→ Records for the task:
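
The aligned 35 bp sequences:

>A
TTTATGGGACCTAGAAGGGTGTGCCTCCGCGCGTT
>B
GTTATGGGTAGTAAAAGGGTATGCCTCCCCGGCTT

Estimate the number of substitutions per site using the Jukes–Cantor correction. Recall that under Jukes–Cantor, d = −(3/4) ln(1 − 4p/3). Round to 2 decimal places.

0.31

The sequences differ at 9 of 35 sites (1, 9, 10, 11, 14, 21, 29, 32, 33), so p = 9/35 ≈ 0.257143.
d = −(3/4) ln(1 − 4p/3) = −0.75 ln(1 − 0.342857) = −0.75 ln(0.657143)
  = −0.75 × (-0.419854) = 0.314891 substitutions/site.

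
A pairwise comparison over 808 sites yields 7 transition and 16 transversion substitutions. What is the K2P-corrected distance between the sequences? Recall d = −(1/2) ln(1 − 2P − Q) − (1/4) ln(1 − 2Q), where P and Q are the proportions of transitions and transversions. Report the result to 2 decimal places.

0.03

P = 7/808 ≈ 0.008663 and Q = 16/808 ≈ 0.019802.
Under the Kimura two-parameter model, d = −½ ln(1 − 2P − Q) − ¼ ln(1 − 2Q).
1 − 2P − Q = 0.962872, giving −½ ln(0.962872) = 0.018917.
1 − 2Q = 0.960396, giving −¼ ln(0.960396) = 0.010102.
d = 0.018917 + 0.010102 = 0.029019.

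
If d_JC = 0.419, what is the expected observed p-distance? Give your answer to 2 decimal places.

p = (3/4)(1 − e^(−4d/3)) = 0.75 × (1 − e^(-0.558667)) = 0.75 × (1 − 0.571971) = 0.321022.

0.32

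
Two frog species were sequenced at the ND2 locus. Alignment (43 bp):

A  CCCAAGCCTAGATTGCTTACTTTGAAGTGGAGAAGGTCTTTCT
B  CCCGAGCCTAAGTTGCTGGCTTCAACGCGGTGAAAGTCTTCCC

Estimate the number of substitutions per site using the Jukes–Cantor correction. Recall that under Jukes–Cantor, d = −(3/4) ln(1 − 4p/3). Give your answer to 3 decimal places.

The sequences differ at 13 of 43 sites, so p = 13/43 ≈ 0.302326.
d = −(3/4) ln(1 − 4p/3) = −0.75 ln(1 − 0.403101) = −0.75 ln(0.596899)
  = −0.75 × (-0.516007) = 0.387005 substitutions/site.

0.387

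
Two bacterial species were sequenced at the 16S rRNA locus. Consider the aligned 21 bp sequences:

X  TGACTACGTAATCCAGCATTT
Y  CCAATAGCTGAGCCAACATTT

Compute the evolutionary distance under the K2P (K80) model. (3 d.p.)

0.533

Of 21 sites, 3 differences are transitions and 5 are transversions, so P = 3/21 ≈ 0.142857 and Q = 5/21 ≈ 0.238095.
Under the Kimura two-parameter model, d = −½ ln(1 − 2P − Q) − ¼ ln(1 − 2Q).
1 − 2P − Q = 0.476191, giving −½ ln(0.476191) = 0.370968.
1 − 2Q = 0.52381, giving −¼ ln(0.52381) = 0.161657.
d = 0.370968 + 0.161657 = 0.532625.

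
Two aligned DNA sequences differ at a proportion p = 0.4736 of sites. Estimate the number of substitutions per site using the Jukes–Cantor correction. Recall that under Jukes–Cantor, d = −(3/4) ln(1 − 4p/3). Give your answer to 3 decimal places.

d = −(3/4) ln(1 − 4p/3) = −0.75 ln(1 − 0.631467) = −0.75 ln(0.368533)
  = −0.75 × (-0.998225) = 0.748669 substitutions/site.

0.749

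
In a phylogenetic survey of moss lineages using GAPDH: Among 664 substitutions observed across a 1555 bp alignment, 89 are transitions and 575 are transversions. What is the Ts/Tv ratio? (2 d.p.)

R = 89/575 = 0.154782… ≈ 0.15 (to 2 d.p.).

0.15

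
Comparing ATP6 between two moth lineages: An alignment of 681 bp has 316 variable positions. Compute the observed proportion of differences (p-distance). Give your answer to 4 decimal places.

p = 316/681 = 0.464023… ≈ 0.4640 (to 4 d.p.).

0.4640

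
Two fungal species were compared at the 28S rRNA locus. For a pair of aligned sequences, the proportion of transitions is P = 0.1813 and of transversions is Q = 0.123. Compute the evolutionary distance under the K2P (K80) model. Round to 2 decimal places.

0.40

Under the Kimura two-parameter model, d = −½ ln(1 − 2P − Q) − ¼ ln(1 − 2Q).
1 − 2P − Q = 0.5144, giving −½ ln(0.5144) = 0.332377.
1 − 2Q = 0.754, giving −¼ ln(0.754) = 0.070591.
d = 0.332377 + 0.070591 = 0.402968.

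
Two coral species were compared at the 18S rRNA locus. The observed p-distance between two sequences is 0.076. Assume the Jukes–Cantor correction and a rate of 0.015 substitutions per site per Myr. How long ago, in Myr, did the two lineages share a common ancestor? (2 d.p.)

2.67

d = −(3/4) ln(1 − 4p/3) = −0.75 ln(1 − 0.101333) = −0.75 ln(0.898667)
  = −0.75 × (-0.106843) = 0.080132 substitutions/site.
Under a molecular clock d = 2μt, so t = d/(2μ) = 0.080132 / (2 × 0.015) = 2.67 Myr.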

→ Task item: Take the lines from the first line of the listing up to and including the line with "GTTATGGGTAGTAAAAGGGTATGCCTCCCCGGCTT" and give them again exactly.

→ Reply to the exercise:
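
The aligned 35 bp sequences:

>A
TTTATGGGACCTAGAAGGGTGTGCCTCCGCGCGTT
>B
GTTATGGGTAGTAAAAGGGTATGCCTCCCCGGCTT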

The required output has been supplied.